→ **Exercise objective**
How many lines of the data include the string "powers"? State that number alone.

→ **Task data**
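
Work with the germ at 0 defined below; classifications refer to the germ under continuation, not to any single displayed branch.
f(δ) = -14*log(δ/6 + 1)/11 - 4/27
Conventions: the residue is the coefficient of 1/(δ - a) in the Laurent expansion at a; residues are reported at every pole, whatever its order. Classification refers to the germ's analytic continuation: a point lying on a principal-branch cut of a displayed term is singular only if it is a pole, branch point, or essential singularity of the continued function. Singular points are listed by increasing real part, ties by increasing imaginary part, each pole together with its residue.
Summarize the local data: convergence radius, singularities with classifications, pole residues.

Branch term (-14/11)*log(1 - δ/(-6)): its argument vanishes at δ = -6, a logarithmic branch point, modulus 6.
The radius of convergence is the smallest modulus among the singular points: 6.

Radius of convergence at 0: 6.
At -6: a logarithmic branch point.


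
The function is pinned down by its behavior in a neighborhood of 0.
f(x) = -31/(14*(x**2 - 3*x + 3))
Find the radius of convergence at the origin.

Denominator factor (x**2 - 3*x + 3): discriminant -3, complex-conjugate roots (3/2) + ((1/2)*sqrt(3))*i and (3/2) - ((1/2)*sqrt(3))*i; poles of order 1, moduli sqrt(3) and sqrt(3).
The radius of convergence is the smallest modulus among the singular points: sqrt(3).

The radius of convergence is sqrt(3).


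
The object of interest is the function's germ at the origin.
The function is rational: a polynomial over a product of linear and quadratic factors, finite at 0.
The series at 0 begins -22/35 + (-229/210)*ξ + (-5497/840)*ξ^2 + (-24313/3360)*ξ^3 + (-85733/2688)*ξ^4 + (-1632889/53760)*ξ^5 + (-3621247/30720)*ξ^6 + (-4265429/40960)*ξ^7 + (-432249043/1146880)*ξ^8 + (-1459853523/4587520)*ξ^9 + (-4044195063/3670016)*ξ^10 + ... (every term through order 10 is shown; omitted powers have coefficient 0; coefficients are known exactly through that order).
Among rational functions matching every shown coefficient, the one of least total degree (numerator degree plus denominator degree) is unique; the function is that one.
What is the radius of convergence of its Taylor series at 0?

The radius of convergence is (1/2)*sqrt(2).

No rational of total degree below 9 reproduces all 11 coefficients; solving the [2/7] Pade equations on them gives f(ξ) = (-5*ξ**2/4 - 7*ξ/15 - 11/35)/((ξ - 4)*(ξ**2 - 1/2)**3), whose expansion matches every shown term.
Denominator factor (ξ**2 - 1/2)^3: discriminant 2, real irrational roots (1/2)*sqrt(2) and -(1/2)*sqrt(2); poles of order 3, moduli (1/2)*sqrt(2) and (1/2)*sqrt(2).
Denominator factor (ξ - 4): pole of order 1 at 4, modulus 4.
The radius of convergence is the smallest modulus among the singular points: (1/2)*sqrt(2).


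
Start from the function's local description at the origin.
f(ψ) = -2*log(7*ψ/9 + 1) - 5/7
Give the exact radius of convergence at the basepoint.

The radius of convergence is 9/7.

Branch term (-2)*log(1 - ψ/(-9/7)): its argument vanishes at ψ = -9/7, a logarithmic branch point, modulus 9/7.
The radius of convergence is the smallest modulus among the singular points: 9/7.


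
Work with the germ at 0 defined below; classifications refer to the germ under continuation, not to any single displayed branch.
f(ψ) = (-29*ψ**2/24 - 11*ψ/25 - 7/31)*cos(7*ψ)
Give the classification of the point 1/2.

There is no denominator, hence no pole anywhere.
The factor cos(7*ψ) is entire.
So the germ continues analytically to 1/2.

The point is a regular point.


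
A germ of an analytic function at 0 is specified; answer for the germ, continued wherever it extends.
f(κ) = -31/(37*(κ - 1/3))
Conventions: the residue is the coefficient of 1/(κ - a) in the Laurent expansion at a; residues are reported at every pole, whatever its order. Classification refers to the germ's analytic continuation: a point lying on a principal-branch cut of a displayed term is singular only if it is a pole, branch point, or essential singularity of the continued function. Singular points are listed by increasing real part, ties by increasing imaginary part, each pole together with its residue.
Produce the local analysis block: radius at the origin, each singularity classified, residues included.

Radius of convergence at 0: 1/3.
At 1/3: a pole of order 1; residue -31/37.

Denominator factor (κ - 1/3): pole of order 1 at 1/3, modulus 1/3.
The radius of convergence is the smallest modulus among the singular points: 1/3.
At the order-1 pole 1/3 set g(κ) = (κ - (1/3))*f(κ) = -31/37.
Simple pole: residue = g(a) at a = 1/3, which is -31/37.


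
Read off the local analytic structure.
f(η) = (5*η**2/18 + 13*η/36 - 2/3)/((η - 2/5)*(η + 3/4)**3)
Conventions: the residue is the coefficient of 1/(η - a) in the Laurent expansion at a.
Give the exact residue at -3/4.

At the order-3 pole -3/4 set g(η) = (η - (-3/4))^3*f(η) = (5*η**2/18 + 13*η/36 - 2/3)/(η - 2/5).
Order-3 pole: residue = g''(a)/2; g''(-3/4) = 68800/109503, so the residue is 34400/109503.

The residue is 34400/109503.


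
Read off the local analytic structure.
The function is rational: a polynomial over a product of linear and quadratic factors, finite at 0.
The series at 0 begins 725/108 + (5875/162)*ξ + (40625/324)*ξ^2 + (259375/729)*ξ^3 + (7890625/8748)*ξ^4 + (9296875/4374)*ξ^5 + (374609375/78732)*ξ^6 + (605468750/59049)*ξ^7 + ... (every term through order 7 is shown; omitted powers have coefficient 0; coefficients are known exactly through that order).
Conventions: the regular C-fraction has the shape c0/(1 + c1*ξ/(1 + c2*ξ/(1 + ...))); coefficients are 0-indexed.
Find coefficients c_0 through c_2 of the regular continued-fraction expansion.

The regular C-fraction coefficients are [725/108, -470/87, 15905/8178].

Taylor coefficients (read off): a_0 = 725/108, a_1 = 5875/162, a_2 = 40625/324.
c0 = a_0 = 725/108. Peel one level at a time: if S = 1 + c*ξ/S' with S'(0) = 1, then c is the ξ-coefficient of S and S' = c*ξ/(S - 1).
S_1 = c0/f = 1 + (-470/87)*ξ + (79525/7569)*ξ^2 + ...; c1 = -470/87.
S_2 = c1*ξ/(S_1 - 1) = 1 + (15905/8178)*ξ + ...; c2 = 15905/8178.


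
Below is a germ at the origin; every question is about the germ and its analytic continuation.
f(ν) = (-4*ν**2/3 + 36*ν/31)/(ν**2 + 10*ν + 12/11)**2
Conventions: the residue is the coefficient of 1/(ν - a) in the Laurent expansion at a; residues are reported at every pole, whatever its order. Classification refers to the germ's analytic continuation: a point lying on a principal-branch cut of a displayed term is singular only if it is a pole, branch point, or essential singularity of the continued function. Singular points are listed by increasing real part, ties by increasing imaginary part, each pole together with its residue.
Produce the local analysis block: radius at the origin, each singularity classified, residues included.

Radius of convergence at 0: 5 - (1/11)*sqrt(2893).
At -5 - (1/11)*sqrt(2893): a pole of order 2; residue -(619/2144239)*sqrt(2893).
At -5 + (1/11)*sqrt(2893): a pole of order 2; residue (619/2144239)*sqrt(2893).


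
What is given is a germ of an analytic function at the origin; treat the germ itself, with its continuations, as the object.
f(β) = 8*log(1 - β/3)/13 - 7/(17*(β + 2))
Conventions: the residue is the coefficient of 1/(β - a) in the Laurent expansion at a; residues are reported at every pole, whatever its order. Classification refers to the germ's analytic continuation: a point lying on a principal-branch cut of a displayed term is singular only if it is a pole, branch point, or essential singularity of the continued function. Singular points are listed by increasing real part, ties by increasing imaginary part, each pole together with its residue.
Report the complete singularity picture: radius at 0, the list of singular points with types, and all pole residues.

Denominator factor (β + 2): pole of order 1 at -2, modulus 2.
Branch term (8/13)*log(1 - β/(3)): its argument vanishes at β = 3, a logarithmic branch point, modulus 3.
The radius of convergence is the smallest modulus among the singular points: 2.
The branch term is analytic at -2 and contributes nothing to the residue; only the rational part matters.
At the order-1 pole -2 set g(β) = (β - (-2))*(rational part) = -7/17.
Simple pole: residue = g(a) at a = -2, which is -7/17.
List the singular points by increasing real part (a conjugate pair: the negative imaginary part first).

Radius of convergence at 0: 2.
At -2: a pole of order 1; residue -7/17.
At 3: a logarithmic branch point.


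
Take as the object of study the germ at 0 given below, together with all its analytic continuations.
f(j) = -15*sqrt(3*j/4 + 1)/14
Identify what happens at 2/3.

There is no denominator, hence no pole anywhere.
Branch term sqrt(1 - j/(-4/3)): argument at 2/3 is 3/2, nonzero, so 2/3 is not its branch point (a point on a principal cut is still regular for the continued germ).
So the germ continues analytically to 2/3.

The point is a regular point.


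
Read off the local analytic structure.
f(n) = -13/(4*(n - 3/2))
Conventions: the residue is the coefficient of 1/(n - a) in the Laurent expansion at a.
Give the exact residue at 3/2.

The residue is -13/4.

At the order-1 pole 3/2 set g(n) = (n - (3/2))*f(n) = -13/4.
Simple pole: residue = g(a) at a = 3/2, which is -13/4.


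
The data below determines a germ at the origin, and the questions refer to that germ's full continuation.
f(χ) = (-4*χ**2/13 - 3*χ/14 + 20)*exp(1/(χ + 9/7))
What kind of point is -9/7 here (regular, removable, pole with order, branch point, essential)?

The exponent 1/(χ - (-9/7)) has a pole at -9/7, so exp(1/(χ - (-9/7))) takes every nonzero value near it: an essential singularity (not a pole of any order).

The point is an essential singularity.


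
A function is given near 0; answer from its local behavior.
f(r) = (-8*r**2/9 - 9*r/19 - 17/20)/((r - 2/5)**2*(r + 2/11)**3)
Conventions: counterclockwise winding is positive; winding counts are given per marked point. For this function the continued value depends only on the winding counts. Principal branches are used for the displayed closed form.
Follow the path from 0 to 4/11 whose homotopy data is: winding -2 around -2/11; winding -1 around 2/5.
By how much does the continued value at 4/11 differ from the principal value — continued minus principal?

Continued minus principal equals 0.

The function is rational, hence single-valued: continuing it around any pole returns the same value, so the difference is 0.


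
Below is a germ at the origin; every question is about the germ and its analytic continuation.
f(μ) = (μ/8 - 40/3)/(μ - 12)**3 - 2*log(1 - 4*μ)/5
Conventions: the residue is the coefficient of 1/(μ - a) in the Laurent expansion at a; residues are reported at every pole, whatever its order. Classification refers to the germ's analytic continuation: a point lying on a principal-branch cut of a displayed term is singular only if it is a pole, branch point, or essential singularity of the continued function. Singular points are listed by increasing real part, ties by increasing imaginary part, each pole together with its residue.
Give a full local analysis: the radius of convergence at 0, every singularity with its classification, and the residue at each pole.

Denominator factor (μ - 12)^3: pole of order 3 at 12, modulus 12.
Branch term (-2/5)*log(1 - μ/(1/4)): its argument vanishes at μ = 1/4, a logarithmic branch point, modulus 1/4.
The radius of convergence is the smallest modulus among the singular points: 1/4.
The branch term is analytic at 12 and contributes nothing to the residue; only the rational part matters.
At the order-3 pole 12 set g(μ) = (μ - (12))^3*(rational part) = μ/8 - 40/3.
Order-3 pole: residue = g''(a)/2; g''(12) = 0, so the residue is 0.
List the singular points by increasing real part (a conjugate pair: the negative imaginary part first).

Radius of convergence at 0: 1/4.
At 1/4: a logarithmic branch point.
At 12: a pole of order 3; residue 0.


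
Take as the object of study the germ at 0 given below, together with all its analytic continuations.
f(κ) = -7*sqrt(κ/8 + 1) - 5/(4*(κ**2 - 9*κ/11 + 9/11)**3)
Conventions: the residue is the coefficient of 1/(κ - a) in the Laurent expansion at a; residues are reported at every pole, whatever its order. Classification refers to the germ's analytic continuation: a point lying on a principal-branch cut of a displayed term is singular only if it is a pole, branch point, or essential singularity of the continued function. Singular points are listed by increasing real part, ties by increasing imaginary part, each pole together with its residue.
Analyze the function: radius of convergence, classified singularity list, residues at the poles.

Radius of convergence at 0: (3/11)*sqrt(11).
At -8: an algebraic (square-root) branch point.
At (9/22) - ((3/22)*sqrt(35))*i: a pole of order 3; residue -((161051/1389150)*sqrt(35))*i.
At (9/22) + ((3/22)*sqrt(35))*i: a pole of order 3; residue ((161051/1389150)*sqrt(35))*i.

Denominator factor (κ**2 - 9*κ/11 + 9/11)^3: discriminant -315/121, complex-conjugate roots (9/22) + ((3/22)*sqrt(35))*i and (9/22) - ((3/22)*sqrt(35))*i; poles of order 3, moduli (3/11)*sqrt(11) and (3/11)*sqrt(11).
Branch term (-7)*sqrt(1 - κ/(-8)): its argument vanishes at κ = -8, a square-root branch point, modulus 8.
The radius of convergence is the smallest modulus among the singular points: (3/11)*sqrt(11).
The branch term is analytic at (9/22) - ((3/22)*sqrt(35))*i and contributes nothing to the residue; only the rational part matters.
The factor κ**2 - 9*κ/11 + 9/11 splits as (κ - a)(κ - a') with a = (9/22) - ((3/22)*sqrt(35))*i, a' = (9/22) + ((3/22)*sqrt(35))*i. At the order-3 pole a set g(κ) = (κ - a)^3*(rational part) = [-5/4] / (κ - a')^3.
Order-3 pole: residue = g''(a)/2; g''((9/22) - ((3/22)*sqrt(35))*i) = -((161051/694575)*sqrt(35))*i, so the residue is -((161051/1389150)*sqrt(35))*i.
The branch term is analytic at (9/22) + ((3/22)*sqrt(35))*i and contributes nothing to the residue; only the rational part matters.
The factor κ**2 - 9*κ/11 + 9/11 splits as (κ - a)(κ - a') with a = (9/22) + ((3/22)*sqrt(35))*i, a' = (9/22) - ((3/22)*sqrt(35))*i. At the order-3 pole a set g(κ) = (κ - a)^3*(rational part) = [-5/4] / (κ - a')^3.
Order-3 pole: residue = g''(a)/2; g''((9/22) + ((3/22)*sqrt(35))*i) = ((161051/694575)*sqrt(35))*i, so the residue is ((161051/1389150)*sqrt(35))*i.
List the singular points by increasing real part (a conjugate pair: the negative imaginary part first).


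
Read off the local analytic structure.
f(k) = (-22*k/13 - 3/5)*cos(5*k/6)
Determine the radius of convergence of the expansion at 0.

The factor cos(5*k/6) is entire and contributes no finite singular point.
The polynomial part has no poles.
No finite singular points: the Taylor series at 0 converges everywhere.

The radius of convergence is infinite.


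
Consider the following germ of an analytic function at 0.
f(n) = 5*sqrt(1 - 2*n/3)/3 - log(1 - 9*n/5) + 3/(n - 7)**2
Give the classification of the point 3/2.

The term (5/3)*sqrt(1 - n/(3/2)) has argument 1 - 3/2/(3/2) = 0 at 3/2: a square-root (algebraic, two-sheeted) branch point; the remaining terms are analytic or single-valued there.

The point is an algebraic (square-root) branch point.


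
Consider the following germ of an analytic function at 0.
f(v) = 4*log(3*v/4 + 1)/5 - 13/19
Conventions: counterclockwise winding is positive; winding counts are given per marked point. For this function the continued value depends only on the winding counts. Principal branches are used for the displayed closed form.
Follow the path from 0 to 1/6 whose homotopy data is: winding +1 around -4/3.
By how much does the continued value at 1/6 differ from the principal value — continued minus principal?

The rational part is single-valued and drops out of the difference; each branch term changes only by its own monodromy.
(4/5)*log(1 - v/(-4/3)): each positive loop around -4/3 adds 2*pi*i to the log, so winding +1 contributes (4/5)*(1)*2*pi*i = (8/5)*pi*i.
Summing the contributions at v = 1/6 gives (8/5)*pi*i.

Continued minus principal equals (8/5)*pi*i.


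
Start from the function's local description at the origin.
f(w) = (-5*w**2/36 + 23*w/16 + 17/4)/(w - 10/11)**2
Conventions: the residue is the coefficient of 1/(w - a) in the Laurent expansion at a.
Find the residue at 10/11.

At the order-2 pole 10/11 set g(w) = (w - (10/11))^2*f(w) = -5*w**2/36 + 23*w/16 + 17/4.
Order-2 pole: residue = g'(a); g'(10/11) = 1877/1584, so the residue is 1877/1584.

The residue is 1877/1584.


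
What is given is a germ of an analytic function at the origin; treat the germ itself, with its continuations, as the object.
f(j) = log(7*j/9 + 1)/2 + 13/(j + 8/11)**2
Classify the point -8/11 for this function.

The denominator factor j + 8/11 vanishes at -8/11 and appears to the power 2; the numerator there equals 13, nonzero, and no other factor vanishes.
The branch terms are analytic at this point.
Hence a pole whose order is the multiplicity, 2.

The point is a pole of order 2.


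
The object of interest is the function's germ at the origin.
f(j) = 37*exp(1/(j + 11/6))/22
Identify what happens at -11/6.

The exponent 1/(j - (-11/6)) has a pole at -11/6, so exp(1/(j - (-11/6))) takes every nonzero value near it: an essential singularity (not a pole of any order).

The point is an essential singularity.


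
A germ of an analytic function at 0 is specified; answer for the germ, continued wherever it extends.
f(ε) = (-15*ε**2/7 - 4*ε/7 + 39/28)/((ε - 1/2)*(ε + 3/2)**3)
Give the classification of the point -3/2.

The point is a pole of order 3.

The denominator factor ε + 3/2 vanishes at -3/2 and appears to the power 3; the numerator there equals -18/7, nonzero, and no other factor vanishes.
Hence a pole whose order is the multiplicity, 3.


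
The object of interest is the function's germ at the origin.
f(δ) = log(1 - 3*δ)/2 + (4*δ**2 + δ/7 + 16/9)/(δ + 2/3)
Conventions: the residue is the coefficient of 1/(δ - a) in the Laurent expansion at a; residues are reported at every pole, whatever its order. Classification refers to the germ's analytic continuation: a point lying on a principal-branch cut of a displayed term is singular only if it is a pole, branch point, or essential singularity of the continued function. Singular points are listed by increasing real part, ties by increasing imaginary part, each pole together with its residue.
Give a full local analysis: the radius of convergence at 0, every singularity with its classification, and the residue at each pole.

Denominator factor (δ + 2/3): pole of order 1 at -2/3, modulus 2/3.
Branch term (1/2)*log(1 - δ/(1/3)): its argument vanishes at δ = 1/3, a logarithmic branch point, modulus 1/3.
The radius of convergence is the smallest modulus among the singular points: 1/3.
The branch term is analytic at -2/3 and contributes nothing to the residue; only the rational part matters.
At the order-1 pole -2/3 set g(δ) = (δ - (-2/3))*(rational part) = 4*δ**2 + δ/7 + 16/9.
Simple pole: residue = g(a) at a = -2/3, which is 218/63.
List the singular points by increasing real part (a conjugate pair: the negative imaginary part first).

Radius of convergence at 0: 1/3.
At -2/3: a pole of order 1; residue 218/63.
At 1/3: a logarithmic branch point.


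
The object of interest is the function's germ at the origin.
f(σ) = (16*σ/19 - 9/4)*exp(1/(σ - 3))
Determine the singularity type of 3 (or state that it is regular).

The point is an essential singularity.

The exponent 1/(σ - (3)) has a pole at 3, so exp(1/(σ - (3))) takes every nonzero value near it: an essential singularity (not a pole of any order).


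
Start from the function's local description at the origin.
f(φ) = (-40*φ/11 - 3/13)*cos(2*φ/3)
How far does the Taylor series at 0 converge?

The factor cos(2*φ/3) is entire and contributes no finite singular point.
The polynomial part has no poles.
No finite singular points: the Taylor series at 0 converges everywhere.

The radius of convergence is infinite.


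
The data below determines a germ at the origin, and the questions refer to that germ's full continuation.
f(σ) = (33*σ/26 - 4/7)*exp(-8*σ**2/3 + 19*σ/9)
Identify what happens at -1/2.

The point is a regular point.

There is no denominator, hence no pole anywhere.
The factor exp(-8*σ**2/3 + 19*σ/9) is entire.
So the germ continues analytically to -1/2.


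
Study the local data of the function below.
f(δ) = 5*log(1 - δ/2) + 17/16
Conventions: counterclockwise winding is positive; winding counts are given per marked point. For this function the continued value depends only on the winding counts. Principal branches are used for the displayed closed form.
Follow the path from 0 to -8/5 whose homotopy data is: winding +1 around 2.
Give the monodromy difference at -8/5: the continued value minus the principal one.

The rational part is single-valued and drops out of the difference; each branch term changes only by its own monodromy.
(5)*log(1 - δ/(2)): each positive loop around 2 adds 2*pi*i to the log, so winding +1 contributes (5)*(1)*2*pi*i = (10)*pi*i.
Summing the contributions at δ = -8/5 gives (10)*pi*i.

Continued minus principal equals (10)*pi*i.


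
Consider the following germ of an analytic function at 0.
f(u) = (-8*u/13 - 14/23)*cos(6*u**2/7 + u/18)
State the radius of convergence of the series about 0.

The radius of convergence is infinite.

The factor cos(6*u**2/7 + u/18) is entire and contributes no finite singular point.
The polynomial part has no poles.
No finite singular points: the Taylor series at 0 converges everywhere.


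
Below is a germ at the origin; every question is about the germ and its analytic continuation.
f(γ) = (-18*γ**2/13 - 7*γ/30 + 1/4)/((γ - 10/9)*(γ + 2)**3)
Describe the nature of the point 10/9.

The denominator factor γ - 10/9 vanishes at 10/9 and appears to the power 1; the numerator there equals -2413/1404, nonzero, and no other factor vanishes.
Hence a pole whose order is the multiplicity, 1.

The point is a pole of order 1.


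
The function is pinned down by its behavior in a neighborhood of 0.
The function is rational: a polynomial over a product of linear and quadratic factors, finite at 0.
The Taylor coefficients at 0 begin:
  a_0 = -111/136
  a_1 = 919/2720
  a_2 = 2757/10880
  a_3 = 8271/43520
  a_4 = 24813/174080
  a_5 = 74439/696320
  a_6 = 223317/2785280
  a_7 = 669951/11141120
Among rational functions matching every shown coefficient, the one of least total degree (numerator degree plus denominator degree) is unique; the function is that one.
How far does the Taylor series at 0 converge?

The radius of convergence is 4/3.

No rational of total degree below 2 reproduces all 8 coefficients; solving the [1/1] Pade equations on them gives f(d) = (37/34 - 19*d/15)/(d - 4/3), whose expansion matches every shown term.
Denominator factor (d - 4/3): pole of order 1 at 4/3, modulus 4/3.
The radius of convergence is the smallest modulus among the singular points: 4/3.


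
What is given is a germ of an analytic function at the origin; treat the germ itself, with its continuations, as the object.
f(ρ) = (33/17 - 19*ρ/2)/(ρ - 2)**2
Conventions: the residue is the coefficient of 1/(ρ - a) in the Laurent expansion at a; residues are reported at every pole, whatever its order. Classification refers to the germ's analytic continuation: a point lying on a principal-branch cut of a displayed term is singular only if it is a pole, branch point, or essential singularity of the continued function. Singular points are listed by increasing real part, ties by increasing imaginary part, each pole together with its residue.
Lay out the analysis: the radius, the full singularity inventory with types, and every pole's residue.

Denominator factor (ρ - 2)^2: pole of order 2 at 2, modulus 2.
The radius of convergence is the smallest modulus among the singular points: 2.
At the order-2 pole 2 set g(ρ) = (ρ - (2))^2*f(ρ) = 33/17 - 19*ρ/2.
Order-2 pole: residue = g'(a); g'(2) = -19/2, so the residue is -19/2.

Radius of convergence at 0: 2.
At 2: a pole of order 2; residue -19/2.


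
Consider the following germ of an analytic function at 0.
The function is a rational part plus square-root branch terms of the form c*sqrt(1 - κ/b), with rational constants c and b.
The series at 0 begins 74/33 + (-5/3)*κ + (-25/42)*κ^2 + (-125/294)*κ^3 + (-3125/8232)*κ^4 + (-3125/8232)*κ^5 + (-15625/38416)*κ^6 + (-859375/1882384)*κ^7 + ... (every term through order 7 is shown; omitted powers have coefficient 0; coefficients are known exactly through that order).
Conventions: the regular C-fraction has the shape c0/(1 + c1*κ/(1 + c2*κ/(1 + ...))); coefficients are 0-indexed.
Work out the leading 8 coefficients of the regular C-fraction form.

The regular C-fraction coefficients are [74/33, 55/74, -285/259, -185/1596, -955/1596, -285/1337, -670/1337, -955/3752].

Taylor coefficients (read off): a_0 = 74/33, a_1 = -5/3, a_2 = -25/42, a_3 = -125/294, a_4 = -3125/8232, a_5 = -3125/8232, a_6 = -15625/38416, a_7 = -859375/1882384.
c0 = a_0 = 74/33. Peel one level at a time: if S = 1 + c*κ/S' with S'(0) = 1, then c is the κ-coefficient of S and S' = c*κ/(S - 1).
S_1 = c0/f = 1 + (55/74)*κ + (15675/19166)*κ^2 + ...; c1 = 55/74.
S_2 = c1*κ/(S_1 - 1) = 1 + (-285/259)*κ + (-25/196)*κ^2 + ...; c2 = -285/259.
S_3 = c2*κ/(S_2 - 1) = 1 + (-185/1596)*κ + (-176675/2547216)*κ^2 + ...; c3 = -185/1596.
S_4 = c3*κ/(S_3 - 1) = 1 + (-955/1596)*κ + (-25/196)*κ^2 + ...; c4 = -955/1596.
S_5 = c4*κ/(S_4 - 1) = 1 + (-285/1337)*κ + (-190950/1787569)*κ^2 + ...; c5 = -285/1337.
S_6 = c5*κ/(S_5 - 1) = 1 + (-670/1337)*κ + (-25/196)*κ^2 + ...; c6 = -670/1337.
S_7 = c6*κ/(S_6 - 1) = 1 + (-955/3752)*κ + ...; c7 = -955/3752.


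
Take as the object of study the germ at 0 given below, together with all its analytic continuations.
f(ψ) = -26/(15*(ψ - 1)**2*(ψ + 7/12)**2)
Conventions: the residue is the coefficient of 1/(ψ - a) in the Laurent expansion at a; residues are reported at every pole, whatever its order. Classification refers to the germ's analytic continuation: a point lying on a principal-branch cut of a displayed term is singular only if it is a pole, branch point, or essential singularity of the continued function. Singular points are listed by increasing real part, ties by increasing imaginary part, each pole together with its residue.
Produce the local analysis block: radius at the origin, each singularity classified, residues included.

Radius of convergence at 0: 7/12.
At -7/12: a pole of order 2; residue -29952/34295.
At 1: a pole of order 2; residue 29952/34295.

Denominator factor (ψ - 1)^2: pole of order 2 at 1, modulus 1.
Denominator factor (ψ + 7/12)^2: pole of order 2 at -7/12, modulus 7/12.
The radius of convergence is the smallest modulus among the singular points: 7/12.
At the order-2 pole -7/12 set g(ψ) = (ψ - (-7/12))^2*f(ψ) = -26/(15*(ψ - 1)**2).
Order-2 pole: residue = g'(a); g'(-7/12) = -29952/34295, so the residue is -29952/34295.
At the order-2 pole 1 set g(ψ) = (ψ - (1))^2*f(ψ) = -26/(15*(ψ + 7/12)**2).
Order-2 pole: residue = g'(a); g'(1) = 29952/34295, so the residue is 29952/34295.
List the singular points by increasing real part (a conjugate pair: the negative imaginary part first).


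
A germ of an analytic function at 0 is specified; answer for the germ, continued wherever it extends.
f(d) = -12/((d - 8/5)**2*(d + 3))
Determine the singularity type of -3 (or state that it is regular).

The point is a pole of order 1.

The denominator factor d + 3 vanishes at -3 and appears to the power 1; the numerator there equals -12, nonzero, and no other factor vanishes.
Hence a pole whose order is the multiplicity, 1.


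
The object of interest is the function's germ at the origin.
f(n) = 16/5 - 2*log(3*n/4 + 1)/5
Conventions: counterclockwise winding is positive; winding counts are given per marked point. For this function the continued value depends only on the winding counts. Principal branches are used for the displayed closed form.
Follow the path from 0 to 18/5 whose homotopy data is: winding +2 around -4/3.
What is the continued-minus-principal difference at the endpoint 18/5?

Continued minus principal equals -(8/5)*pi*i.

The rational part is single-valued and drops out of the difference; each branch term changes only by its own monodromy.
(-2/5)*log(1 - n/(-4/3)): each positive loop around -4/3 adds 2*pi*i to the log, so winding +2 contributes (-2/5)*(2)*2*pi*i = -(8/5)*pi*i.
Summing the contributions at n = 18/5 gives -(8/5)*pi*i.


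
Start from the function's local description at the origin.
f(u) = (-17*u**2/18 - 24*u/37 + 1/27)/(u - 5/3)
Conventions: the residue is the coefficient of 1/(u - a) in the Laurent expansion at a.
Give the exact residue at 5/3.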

→ **Answer space**
3